__Prompt__
Write out the entries below in full, exactly as given.

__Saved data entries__

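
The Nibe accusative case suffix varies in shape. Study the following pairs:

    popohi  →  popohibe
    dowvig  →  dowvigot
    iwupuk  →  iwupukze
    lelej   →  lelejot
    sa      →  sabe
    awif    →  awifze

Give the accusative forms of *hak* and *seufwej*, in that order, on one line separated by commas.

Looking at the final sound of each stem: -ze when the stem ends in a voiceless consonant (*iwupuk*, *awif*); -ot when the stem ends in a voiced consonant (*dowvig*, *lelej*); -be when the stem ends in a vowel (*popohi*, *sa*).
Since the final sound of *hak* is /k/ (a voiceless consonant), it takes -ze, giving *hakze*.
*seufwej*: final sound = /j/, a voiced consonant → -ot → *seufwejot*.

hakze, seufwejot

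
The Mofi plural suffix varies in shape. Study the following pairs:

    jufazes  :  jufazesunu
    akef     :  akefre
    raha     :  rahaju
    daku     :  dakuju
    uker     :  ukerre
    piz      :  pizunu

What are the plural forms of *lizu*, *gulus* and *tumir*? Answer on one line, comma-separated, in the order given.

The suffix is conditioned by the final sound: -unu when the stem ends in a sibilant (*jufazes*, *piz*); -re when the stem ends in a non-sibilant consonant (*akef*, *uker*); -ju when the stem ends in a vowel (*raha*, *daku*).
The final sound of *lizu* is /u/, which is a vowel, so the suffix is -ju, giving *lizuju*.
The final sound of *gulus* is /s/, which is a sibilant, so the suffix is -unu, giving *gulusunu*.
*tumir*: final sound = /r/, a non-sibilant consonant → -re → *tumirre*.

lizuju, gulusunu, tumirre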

__Answer for this exercise__
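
The Nibe accusative case suffix varies in shape. Study the following pairs:

    popohi  →  popohibe
    dowvig  →  dowvigot
    iwupuk  →  iwupukze
    lelej   →  lelejot
    sa      →  sabe
    awif    →  awifze

Give the accusative forms of *hak* and *seufwej*, in that order, on one line separated by commas.

Looking at the final sound of each stem: -ze when the stem ends in a voiceless consonant (*iwupuk*, *awif*); -ot when the stem ends in a voiced consonant (*dowvig*, *lelej*); -be when the stem ends in a vowel (*popohi*, *sa*).
Since the final sound of *hak* is /k/ (a voiceless consonant), it takes -ze, giving *hakze*.
*seufwej*: final sound = /j/, a voiced consonant → -ot → *seufwejot*.

hakze, seufwejot

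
The Mofi plural suffix varies in shape. Study the following pairs:

    jufazes  :  jufazesunu
    akef     :  akefre
    raha     :  rahaju
    daku     :  dakuju
    uker     :  ukerre
    piz      :  pizunu

What are the plural forms of *lizu*, *gulus* and *tumir*? Answer on one line, comma-separated, in the order given.

The suffix is conditioned by the final sound: -unu when the stem ends in a sibilant (*jufazes*, *piz*); -re when the stem ends in a non-sibilant consonant (*akef*, *uker*); -ju when the stem ends in a vowel (*raha*, *daku*).
The final sound of *lizu* is /u/, which is a vowel, so the suffix is -ju, giving *lizuju*.
The final sound of *gulus* is /s/, which is a sibilant, so the suffix is -unu, giving *gulusunu*.
*tumir*: final sound = /r/, a non-sibilant consonant → -re → *tumirre*.

lizuju, gulusunu, tumirre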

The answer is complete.